REQUIRED WORK: All that is needed is every record, duplicated exactly.

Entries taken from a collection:
===============

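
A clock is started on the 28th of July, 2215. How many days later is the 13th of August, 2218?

July 28, 2215 → July 28, 2216: 366 days (2216 is a leap year).
July 28, 2216 → July 28, 2217: 365 days.
July 28, 2217 → July 28, 2218: 365 days.
July 2218: 31 − 28 = 3 days remain.
August 1–13, 2218: 13 days.
Residual: 16 days.
Total: 1112 days.

1112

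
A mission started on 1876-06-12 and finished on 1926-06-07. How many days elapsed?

18256

From June 12, 1876 to June 12, 1925: 49 years, of which 11 contain a Feb 29 — 38×365 + 11×366 = 17896 days.
(1900 is not a leap year (divisible by 100 but not 400).)
June 1925: 30 − 12 = 18 days remain.
Then 11 full months totalling 335 days.
June 1–7, 1926: 7 days.
Residual: 360 days.
Total: 18256 days.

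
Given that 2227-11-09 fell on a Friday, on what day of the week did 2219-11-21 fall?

Count forward from the earlier date (November 21, 2219) to the later (November 9, 2227):
Day-of-year of November 21, 2219: 325.
Day-of-year of November 9, 2227: 313.
2219 has 365 days, so 365 − 325 = 40 days remain in 2219.
Full years 2220–2226: 5 common + 2 leap = 5×365 + 2×366 = 2557 days.
Total: 40 + 2557 + 313 = 2910 days.
2910 mod 7 = 5, so 5 days before Friday is Sunday.

Sunday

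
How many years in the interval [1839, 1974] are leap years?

33

Years divisible by 4: 1840, 1844, …, 1972 — 34 in all.
Of these, 1900 is divisible by 100 but not 400, so not leap.
Leap years: 34 − 1 = 33.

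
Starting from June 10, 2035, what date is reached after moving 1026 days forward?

April 1, 2038

Count 1026 days after June 10, 2035:
June 10, 2035 → June 10, 2036: 366 days (2036 is a leap year).
June 10, 2036 → June 10, 2037: 365 days.
June 2037: 30 − 10 = 20 days remain.
Then 9 full months totalling 274 days.
April 1, 2038: 1 day.
Residual: 295 days.
Total: 1026 days.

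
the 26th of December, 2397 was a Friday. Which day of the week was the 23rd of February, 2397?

Count forward from the earlier date (February 23, 2397) to the later (December 26, 2397):
February 2397: 28 − 23 = 5 days remain (2397 is not a leap year, so February has 28 days).
Then 9 full months totalling 275 days.
December 1–26, 2397: 26 days.
Total: 5 + 275 + 26 = 306 days.
306 mod 7 = 5, so 5 days before Friday is Sunday.

Sunday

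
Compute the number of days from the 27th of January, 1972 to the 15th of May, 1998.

Day-of-year of January 27, 1972: 27.
Day-of-year of May 15, 1998: 135.
1972 has 366 days, so 366 − 27 = 339 days remain in 1972.
Full years 1973–1997: 19 common + 6 leap = 19×365 + 6×366 = 9131 days.
Total: 339 + 9131 + 135 = 9605 days.

9605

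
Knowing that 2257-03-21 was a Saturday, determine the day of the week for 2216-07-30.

Tuesday

Count forward from the earlier date (July 30, 2216) to the later (March 21, 2257):
Day-of-year of July 30, 2216: 212.
Day-of-year of March 21, 2257: 80.
2216 has 366 days, so 366 − 212 = 154 days remain in 2216.
Full years 2217–2256: 30 common + 10 leap = 30×365 + 10×366 = 14610 days.
Total: 154 + 14610 + 80 = 14844 days.
14844 mod 7 = 4, so 4 days before Saturday is Tuesday.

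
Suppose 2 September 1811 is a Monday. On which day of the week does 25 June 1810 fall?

Monday

Count forward from the earlier date (June 25, 1810) to the later (September 2, 1811):
Day-of-year of June 25, 1810: 176.
Day-of-year of September 2, 1811: 245.
1810 has 365 days, so 365 − 176 = 189 days remain in 1810.
Total: 189 + 245 = 434 days.
434 is a multiple of 7, so 25 June 1810 falls on the same weekday: Monday.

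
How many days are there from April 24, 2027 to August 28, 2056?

10719

From April 24, 2027 to April 24, 2056: 29 years, of which 8 contain a Feb 29 — 21×365 + 8×366 = 10593 days.
April 2056: 30 − 24 = 6 days remain.
Then May (31), June (30), July (31): 31 + 30 + 31 = 92 days.
August 1–28, 2056: 28 days.
Residual: 126 days.
Total: 10719 days.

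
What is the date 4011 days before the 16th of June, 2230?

the 23rd of June, 2219

Count 4011 days before June 16, 2230:
Day-of-year of June 23, 2219: 174.
Day-of-year of June 16, 2230: 167.
2219 has 365 days, so 365 − 174 = 191 days remain in 2219.
Full years 2220–2229: 7 common + 3 leap = 7×365 + 3×366 = 3653 days.
Total: 191 + 3653 + 167 = 4011 days.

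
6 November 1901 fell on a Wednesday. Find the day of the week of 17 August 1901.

Count forward from the earlier date (August 17, 1901) to the later (November 6, 1901):
August 1901: 31 − 17 = 14 days remain.
Then September (30), October (31): 30 + 31 = 61 days.
November 1–6, 1901: 6 days.
Total: 14 + 61 + 6 = 81 days.
81 mod 7 = 4, so 4 days before Wednesday is Saturday.

Saturday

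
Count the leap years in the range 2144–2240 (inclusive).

Years divisible by 4: 2144, 2148, …, 2240 — 25 in all.
Of these, 2200 is divisible by 100 but not 400, so not leap.
Leap years: 25 − 1 = 24.

24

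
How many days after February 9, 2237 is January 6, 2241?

February 9, 2237 → February 9, 2238: 365 days.
February 9, 2238 → February 9, 2239: 365 days.
February 9, 2239 → February 9, 2240: 365 days.
February 2240: 29 − 9 = 20 days remain (2240 is a leap year, so February has 29 days).
Then 10 full months totalling 306 days.
January 1–6, 2241: 6 days.
Residual: 332 days.
Total: 1427 days.

1427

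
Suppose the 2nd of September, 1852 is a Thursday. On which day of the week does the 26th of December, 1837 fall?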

===============

RESPONSE TO THIS TASK:
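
A clock is started on the 28th of July, 2215. How many days later is the 13th of August, 2218?

July 28, 2215 → July 28, 2216: 366 days (2216 is a leap year).
July 28, 2216 → July 28, 2217: 365 days.
July 28, 2217 → July 28, 2218: 365 days.
July 2218: 31 − 28 = 3 days remain.
August 1–13, 2218: 13 days.
Residual: 16 days.
Total: 1112 days.

1112

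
A mission started on 1876-06-12 and finished on 1926-06-07. How many days elapsed?

18256

From June 12, 1876 to June 12, 1925: 49 years, of which 11 contain a Feb 29 — 38×365 + 11×366 = 17896 days.
(1900 is not a leap year (divisible by 100 but not 400).)
June 1925: 30 − 12 = 18 days remain.
Then 11 full months totalling 335 days.
June 1–7, 1926: 7 days.
Residual: 360 days.
Total: 18256 days.

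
Given that 2227-11-09 fell on a Friday, on what day of the week did 2219-11-21 fall?

Count forward from the earlier date (November 21, 2219) to the later (November 9, 2227):
Day-of-year of November 21, 2219: 325.
Day-of-year of November 9, 2227: 313.
2219 has 365 days, so 365 − 325 = 40 days remain in 2219.
Full years 2220–2226: 5 common + 2 leap = 5×365 + 2×366 = 2557 days.
Total: 40 + 2557 + 313 = 2910 days.
2910 mod 7 = 5, so 5 days before Friday is Sunday.

Sunday

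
How many years in the interval [1839, 1974] are leap years?

33

Years divisible by 4: 1840, 1844, …, 1972 — 34 in all.
Of these, 1900 is divisible by 100 but not 400, so not leap.
Leap years: 34 − 1 = 33.

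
Starting from June 10, 2035, what date is reached after moving 1026 days forward?

April 1, 2038

Count 1026 days after June 10, 2035:
June 10, 2035 → June 10, 2036: 366 days (2036 is a leap year).
June 10, 2036 → June 10, 2037: 365 days.
June 2037: 30 − 10 = 20 days remain.
Then 9 full months totalling 274 days.
April 1, 2038: 1 day.
Residual: 295 days.
Total: 1026 days.

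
the 26th of December, 2397 was a Friday. Which day of the week was the 23rd of February, 2397?

Count forward from the earlier date (February 23, 2397) to the later (December 26, 2397):
February 2397: 28 − 23 = 5 days remain (2397 is not a leap year, so February has 28 days).
Then 9 full months totalling 275 days.
December 1–26, 2397: 26 days.
Total: 5 + 275 + 26 = 306 days.
306 mod 7 = 5, so 5 days before Friday is Sunday.

Sunday

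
Compute the number of days from the 27th of January, 1972 to the 15th of May, 1998.

Day-of-year of January 27, 1972: 27.
Day-of-year of May 15, 1998: 135.
1972 has 366 days, so 366 − 27 = 339 days remain in 1972.
Full years 1973–1997: 19 common + 6 leap = 19×365 + 6×366 = 9131 days.
Total: 339 + 9131 + 135 = 9605 days.

9605

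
Knowing that 2257-03-21 was a Saturday, determine the day of the week for 2216-07-30.

Tuesday

Count forward from the earlier date (July 30, 2216) to the later (March 21, 2257):
Day-of-year of July 30, 2216: 212.
Day-of-year of March 21, 2257: 80.
2216 has 366 days, so 366 − 212 = 154 days remain in 2216.
Full years 2217–2256: 30 common + 10 leap = 30×365 + 10×366 = 14610 days.
Total: 154 + 14610 + 80 = 14844 days.
14844 mod 7 = 4, so 4 days before Saturday is Tuesday.

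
Suppose 2 September 1811 is a Monday. On which day of the week does 25 June 1810 fall?

Monday

Count forward from the earlier date (June 25, 1810) to the later (September 2, 1811):
Day-of-year of June 25, 1810: 176.
Day-of-year of September 2, 1811: 245.
1810 has 365 days, so 365 − 176 = 189 days remain in 1810.
Total: 189 + 245 = 434 days.
434 is a multiple of 7, so 25 June 1810 falls on the same weekday: Monday.

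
How many days are there from April 24, 2027 to August 28, 2056?

10719

From April 24, 2027 to April 24, 2056: 29 years, of which 8 contain a Feb 29 — 21×365 + 8×366 = 10593 days.
April 2056: 30 − 24 = 6 days remain.
Then May (31), June (30), July (31): 31 + 30 + 31 = 92 days.
August 1–28, 2056: 28 days.
Residual: 126 days.
Total: 10719 days.

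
What is the date 4011 days before the 16th of June, 2230?

the 23rd of June, 2219

Count 4011 days before June 16, 2230:
Day-of-year of June 23, 2219: 174.
Day-of-year of June 16, 2230: 167.
2219 has 365 days, so 365 − 174 = 191 days remain in 2219.
Full years 2220–2229: 7 common + 3 leap = 7×365 + 3×366 = 3653 days.
Total: 191 + 3653 + 167 = 4011 days.

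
6 November 1901 fell on a Wednesday. Find the day of the week of 17 August 1901.

Count forward from the earlier date (August 17, 1901) to the later (November 6, 1901):
August 1901: 31 − 17 = 14 days remain.
Then September (30), October (31): 30 + 31 = 61 days.
November 1–6, 1901: 6 days.
Total: 14 + 61 + 6 = 81 days.
81 mod 7 = 4, so 4 days before Wednesday is Saturday.

Saturday

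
Count the leap years in the range 2144–2240 (inclusive).

Years divisible by 4: 2144, 2148, …, 2240 — 25 in all.
Of these, 2200 is divisible by 100 but not 400, so not leap.
Leap years: 25 − 1 = 24.

24

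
How many days after February 9, 2237 is January 6, 2241?

February 9, 2237 → February 9, 2238: 365 days.
February 9, 2238 → February 9, 2239: 365 days.
February 9, 2239 → February 9, 2240: 365 days.
February 2240: 29 − 9 = 20 days remain (2240 is a leap year, so February has 29 days).
Then 10 full months totalling 306 days.
January 1–6, 2241: 6 days.
Residual: 332 days.
Total: 1427 days.

1427

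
Suppose the 2nd of September, 1852 is a Thursday. On which day of the week does the 26th of December, 1837 fall?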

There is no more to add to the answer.